**Assigned task**
Here are the records. Write out exactly the lines between the one holding "Both are D-finite at x=0. Set" and the one holding "[1 + Dx^2] · f", inclusive.

**Dataset records**
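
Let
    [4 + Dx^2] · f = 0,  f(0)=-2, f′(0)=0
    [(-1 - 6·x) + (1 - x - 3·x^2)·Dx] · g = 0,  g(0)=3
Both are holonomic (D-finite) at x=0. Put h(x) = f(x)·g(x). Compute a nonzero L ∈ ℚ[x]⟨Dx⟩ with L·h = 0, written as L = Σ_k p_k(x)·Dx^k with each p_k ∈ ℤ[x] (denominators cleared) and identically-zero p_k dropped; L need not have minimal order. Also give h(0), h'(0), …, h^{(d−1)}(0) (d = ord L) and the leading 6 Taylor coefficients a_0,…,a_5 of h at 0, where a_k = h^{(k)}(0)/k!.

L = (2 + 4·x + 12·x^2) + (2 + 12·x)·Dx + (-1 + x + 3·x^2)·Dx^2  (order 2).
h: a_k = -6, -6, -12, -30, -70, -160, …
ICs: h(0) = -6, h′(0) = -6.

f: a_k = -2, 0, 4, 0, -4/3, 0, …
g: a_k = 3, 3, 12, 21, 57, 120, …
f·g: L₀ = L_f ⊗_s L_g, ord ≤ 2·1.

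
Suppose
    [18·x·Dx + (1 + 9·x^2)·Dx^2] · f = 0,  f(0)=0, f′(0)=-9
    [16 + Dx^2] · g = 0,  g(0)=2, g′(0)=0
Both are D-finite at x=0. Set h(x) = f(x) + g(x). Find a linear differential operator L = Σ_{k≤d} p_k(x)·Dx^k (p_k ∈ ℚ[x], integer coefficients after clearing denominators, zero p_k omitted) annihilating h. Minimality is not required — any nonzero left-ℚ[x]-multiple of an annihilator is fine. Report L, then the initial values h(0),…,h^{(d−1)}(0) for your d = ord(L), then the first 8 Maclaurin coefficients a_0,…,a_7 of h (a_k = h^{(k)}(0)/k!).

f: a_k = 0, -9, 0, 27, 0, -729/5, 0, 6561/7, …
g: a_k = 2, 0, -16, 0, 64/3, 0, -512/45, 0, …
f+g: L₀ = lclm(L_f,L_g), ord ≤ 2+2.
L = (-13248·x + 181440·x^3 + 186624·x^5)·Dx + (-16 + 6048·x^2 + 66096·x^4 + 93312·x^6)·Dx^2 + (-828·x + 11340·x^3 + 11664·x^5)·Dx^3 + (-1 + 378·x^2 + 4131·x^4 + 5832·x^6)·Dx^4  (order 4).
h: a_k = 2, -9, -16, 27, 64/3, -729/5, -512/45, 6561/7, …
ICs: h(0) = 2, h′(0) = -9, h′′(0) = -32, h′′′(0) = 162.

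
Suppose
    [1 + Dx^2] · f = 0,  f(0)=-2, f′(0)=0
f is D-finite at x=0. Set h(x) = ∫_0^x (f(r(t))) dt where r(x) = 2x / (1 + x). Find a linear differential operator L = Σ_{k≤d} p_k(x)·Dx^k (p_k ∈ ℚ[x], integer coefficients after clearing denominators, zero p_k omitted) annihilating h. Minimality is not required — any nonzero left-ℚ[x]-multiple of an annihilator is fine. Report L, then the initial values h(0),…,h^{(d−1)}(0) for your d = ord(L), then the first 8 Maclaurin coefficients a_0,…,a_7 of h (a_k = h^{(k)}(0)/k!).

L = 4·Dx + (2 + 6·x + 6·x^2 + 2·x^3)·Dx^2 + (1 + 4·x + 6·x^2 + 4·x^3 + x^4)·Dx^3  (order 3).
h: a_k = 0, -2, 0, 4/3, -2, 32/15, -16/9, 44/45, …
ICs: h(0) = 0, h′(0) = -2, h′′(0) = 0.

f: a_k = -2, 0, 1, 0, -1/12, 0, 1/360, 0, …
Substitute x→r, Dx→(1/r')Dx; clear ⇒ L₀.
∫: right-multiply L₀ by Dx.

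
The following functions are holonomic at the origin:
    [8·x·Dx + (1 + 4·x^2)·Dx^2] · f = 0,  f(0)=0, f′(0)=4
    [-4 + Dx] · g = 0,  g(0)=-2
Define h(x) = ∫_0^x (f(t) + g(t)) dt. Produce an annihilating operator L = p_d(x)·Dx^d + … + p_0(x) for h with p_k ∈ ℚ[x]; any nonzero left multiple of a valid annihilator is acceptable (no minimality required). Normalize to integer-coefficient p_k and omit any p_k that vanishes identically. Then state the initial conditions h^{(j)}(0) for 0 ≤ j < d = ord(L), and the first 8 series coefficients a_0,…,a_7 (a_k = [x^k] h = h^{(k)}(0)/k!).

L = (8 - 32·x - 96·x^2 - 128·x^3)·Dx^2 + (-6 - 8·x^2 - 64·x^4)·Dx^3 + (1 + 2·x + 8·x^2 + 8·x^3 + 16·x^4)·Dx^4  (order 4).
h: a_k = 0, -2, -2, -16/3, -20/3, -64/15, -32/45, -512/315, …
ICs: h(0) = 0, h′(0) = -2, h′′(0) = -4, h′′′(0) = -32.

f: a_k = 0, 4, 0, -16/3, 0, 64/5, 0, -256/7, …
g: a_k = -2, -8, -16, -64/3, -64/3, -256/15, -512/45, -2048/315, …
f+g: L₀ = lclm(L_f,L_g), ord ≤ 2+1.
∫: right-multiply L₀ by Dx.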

---

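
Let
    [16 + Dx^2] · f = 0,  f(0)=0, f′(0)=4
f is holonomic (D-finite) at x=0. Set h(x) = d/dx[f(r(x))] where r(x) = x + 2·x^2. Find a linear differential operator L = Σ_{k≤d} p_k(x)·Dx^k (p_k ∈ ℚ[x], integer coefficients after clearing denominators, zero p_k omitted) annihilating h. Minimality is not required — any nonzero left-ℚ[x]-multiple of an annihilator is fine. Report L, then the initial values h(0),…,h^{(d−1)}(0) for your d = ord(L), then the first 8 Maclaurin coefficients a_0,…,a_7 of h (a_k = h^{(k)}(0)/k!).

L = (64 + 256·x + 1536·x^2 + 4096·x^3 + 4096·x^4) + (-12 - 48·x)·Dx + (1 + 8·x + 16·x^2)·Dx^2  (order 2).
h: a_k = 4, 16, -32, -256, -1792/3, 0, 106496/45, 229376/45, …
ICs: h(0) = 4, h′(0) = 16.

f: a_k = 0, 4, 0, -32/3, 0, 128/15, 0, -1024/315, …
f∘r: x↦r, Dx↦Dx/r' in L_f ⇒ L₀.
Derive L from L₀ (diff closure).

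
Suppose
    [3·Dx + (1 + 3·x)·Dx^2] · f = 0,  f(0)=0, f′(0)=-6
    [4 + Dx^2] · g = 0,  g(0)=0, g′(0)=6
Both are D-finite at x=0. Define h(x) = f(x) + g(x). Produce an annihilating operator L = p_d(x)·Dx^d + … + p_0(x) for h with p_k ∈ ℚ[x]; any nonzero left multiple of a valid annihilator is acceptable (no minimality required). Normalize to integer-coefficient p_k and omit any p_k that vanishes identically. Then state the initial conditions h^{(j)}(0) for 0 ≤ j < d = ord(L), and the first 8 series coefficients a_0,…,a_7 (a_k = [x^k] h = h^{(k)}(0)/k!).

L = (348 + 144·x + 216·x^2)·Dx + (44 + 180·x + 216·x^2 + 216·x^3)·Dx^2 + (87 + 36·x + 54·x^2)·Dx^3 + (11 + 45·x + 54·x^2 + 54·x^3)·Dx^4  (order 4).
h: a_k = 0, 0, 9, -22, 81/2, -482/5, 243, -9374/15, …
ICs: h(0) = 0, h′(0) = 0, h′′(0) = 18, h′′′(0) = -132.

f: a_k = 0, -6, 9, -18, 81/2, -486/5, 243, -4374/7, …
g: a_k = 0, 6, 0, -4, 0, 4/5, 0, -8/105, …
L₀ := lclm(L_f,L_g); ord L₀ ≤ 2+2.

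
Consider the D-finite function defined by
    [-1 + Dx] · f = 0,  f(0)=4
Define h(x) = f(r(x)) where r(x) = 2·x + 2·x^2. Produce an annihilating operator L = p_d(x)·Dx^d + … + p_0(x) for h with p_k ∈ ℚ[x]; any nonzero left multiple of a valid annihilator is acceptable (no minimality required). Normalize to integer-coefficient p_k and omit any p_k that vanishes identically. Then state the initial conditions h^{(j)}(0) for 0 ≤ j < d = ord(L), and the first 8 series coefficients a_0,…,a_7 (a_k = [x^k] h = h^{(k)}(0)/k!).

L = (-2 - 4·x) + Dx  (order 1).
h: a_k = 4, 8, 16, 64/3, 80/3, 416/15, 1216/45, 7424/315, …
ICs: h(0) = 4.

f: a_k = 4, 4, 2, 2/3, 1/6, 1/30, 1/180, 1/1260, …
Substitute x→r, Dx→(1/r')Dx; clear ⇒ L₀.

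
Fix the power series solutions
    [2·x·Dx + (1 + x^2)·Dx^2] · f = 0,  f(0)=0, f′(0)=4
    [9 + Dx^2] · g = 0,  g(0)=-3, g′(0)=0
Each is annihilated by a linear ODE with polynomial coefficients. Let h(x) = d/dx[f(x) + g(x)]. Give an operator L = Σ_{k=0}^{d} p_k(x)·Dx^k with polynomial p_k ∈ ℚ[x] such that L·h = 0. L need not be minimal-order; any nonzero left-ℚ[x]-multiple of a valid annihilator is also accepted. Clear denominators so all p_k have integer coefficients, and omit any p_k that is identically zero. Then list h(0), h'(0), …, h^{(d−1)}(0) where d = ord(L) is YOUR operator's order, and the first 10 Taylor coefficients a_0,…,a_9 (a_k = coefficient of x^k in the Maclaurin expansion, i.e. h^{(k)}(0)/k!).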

...

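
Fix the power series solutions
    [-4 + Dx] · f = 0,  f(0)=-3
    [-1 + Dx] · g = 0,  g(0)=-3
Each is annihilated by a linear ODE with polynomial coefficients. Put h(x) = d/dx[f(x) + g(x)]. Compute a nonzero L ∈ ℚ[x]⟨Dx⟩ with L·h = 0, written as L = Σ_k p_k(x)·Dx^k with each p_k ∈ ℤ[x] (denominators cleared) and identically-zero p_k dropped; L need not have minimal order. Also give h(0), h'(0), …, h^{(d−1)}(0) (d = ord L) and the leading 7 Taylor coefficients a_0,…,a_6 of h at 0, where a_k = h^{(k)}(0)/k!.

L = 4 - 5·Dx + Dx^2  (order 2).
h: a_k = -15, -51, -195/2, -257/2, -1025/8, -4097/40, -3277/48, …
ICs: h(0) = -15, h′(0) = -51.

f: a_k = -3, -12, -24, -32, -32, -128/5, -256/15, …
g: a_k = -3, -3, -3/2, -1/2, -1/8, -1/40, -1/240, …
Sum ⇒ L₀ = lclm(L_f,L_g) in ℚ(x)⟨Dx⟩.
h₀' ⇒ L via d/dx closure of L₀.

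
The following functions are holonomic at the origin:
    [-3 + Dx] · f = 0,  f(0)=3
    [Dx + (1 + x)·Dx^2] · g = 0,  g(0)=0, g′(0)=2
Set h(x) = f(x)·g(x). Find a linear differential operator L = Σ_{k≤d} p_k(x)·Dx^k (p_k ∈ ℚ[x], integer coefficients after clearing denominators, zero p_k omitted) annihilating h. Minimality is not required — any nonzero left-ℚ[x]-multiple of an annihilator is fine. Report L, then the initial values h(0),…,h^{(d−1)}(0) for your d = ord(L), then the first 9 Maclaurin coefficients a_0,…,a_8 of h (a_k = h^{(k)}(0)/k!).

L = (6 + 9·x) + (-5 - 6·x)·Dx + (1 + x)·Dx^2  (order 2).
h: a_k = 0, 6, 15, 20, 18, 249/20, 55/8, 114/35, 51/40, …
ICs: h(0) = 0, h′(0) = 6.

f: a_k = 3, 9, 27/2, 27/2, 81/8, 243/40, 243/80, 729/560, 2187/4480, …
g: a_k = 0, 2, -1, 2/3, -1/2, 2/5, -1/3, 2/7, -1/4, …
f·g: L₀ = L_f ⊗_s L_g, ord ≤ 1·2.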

**Written answer**
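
Both are D-finite at x=0. Set h(x) = f(x) + g(x). Find a linear differential operator L = Σ_{k≤d} p_k(x)·Dx^k (p_k ∈ ℚ[x], integer coefficients after clearing denominators, zero p_k omitted) annihilating h. Minimality is not required — any nonzero left-ℚ[x]-multiple of an annihilator is fine. Report L, then the initial values h(0),…,h^{(d−1)}(0) for your d = ord(L), then the first 8 Maclaurin coefficients a_0,…,a_7 of h (a_k = h^{(k)}(0)/k!).

f: a_k = 0, -9, 0, 27, 0, -729/5, 0, 6561/7, …
g: a_k = 2, 0, -16, 0, 64/3, 0, -512/45, 0, …
f+g: L₀ = lclm(L_f,L_g), ord ≤ 2+2.
L = (-13248·x + 181440·x^3 + 186624·x^5)·Dx + (-16 + 6048·x^2 + 66096·x^4 + 93312·x^6)·Dx^2 + (-828·x + 11340·x^3 + 11664·x^5)·Dx^3 + (-1 + 378·x^2 + 4131·x^4 + 5832·x^6)·Dx^4  (order 4).
h: a_k = 2, -9, -16, 27, 64/3, -729/5, -512/45, 6561/7, …
ICs: h(0) = 2, h′(0) = -9, h′′(0) = -32, h′′′(0) = 162.

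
Suppose
    [1 + Dx^2] · f = 0,  f(0)=-2, f′(0)=0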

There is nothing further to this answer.